== SOURCE DATA ==

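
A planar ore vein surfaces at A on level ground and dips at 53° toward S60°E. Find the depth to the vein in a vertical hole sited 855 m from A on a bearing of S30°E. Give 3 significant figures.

The hole lies 30° from the dip direction, so the down-dip offset is 855 × cos 30° = 740.45 m.
Depth = down-dip offset × tan(dip) = 740.45 × tan 53° = 740.45 × 1.3270
Depth = 982.61 m

983 m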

===

ASSIGNED TASK — All records are to be retyped precisely.

YOUR SOLUTION —
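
A planar ore vein surfaces at A on level ground and dips at 53° toward S60°E. Find the depth to the vein in a vertical hole sited 855 m from A on a bearing of S30°E. Give 3 significant figures.

The hole lies 30° from the dip direction, so the down-dip offset is 855 × cos 30° = 740.45 m.
Depth = down-dip offset × tan(dip) = 740.45 × tan 53° = 740.45 × 1.3270
Depth = 982.61 m

983 m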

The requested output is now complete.